▶ [TASK]
Please could you give again the lines from the one holding "Initial: P1 pits=[2, 5, 3, 5, 5, 2]" through the final line of the data below, exactly, with no other lines?

[Saved entries]
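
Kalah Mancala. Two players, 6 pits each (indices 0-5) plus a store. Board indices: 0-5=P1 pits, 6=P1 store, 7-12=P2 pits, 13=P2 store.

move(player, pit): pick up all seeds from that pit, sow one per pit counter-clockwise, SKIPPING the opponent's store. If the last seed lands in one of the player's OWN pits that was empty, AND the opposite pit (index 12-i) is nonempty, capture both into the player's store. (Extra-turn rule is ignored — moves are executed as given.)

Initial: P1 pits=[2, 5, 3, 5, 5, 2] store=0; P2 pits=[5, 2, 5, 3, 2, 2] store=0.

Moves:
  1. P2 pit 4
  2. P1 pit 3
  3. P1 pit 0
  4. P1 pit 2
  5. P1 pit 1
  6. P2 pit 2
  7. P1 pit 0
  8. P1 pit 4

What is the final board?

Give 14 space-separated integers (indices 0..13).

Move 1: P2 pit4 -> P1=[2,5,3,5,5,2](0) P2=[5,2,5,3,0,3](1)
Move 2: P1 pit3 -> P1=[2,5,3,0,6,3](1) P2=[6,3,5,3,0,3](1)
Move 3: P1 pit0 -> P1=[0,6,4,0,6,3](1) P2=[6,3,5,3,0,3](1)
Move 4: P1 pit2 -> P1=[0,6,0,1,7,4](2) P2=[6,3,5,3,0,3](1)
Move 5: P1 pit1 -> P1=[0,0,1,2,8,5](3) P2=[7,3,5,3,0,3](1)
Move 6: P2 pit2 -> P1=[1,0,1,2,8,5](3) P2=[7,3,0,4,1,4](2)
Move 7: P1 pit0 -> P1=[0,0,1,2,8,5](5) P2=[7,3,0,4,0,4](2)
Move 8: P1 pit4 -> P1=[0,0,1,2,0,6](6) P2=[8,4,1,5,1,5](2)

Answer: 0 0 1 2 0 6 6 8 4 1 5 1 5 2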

▶ [RESPONSE TO THE TASK]
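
Initial: P1 pits=[2, 5, 3, 5, 5, 2] store=0; P2 pits=[5, 2, 5, 3, 2, 2] store=0.

Moves:
  1. P2 pit 4
  2. P1 pit 3
  3. P1 pit 0
  4. P1 pit 2
  5. P1 pit 1
  6. P2 pit 2
  7. P1 pit 0
  8. P1 pit 4

What is the final board?

Give 14 space-separated integers (indices 0..13).

Move 1: P2 pit4 -> P1=[2,5,3,5,5,2](0) P2=[5,2,5,3,0,3](1)
Move 2: P1 pit3 -> P1=[2,5,3,0,6,3](1) P2=[6,3,5,3,0,3](1)
Move 3: P1 pit0 -> P1=[0,6,4,0,6,3](1) P2=[6,3,5,3,0,3](1)
Move 4: P1 pit2 -> P1=[0,6,0,1,7,4](2) P2=[6,3,5,3,0,3](1)
Move 5: P1 pit1 -> P1=[0,0,1,2,8,5](3) P2=[7,3,5,3,0,3](1)
Move 6: P2 pit2 -> P1=[1,0,1,2,8,5](3) P2=[7,3,0,4,1,4](2)
Move 7: P1 pit0 -> P1=[0,0,1,2,8,5](5) P2=[7,3,0,4,0,4](2)
Move 8: P1 pit4 -> P1=[0,0,1,2,0,6](6) P2=[8,4,1,5,1,5](2)

Answer: 0 0 1 2 0 6 6 8 4 1 5 1 5 2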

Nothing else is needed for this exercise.